(Stored items)
--- START ---

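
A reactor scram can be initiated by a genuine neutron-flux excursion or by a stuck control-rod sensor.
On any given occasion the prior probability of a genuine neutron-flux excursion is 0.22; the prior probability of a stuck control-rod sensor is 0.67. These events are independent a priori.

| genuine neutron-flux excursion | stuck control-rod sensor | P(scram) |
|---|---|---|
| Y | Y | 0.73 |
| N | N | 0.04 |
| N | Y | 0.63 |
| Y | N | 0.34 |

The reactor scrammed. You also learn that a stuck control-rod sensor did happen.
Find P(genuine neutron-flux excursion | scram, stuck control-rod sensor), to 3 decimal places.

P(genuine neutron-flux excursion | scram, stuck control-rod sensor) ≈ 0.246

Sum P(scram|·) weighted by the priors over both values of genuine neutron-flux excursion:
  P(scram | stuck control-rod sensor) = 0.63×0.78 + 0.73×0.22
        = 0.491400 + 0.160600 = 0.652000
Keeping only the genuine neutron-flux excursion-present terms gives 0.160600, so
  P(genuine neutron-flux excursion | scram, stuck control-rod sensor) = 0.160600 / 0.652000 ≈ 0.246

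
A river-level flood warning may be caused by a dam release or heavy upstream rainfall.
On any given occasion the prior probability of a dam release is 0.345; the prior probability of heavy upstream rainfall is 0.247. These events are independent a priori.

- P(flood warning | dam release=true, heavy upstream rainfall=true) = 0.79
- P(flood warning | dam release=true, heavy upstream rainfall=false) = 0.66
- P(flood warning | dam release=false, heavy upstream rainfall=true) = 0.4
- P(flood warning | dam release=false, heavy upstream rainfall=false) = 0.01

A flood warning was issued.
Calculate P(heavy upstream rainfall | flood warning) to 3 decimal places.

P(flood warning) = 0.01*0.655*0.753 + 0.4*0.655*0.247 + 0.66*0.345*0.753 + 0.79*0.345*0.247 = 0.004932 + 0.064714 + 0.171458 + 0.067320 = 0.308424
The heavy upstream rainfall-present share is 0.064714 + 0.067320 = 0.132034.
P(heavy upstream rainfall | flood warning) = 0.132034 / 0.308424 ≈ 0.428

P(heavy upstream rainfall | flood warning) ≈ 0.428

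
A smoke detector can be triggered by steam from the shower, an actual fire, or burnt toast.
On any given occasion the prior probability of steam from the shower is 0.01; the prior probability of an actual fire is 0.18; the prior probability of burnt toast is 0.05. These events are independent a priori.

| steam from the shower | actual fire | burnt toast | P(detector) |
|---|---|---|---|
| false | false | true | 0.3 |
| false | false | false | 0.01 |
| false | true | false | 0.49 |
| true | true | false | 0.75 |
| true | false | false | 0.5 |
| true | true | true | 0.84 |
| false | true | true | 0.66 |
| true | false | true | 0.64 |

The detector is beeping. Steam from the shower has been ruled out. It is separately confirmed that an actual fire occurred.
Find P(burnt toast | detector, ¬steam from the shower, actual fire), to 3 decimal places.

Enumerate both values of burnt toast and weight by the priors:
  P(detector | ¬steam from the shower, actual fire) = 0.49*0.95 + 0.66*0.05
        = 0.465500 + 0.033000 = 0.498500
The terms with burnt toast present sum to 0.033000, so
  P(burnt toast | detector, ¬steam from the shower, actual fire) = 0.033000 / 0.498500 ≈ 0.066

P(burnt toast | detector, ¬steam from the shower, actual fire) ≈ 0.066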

--- END ---
--- START ---

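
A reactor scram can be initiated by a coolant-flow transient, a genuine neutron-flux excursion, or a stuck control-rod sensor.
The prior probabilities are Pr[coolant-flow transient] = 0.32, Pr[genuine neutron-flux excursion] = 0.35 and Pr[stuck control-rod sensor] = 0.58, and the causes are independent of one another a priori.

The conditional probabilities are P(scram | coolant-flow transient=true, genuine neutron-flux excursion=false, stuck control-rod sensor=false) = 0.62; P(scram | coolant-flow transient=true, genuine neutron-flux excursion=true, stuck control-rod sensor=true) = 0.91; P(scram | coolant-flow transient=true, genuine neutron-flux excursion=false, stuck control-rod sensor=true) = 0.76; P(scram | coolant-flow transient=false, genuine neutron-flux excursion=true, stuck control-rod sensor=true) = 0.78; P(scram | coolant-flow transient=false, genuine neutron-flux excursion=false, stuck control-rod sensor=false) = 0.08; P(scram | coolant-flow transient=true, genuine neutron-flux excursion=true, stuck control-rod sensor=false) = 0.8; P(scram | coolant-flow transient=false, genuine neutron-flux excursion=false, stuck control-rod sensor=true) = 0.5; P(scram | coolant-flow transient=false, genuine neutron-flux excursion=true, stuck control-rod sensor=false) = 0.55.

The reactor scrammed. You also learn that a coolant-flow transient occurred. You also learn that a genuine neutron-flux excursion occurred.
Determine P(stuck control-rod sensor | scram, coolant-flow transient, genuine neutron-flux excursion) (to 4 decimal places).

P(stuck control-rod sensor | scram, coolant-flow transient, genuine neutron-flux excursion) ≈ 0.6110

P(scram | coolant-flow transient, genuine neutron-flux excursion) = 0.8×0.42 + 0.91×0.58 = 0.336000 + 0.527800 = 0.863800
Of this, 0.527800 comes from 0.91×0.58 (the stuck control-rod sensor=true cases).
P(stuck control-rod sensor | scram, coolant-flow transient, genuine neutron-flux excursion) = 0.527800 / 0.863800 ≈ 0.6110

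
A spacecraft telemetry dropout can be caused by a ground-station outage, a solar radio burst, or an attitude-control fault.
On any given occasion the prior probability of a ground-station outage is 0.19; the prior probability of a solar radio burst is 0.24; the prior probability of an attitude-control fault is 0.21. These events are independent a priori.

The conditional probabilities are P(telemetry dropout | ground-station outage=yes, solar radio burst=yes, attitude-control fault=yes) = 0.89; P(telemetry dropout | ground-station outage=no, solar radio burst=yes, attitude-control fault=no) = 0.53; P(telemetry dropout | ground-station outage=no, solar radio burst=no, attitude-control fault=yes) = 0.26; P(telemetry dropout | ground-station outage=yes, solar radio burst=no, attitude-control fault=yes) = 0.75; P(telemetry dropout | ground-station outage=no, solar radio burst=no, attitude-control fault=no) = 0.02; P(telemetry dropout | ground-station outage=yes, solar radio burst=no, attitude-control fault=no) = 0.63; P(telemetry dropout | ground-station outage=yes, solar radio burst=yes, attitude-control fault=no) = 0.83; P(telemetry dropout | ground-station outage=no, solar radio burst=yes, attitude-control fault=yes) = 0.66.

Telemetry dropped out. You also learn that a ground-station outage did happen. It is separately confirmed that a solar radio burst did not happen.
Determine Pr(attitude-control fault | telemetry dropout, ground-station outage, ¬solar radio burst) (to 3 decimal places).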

--- END ---
--- START ---

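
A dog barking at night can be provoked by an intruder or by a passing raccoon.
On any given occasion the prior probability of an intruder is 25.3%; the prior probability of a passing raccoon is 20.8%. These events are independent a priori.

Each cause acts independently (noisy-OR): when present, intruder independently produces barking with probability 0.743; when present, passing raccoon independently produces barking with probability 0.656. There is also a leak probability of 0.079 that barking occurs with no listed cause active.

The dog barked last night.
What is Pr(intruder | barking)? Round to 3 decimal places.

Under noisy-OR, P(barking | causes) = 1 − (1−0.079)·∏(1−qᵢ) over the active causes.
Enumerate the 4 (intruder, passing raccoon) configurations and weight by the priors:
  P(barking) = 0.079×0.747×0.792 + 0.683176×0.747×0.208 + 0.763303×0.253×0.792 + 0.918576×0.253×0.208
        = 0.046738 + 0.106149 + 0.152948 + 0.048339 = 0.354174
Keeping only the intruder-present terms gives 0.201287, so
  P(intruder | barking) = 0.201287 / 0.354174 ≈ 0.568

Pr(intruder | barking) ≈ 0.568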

--- END ---

Write down exactly the span of lines above from the one containing "A reactor scram can be initiated by a genuine" to the one containing "The reactor scrammed. You also learn that a stuck", both ends included.

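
A reactor scram can be initiated by a genuine neutron-flux excursion or by a stuck control-rod sensor.
On any given occasion the prior probability of a genuine neutron-flux excursion is 0.22; the prior probability of a stuck control-rod sensor is 0.67. These events are independent a priori.

| genuine neutron-flux excursion | stuck control-rod sensor | P(scram) |
|---|---|---|
| Y | Y | 0.73 |
| N | N | 0.04 |
| N | Y | 0.63 |
| Y | N | 0.34 |

The reactor scrammed. You also learn that a stuck control-rod sensor did happen.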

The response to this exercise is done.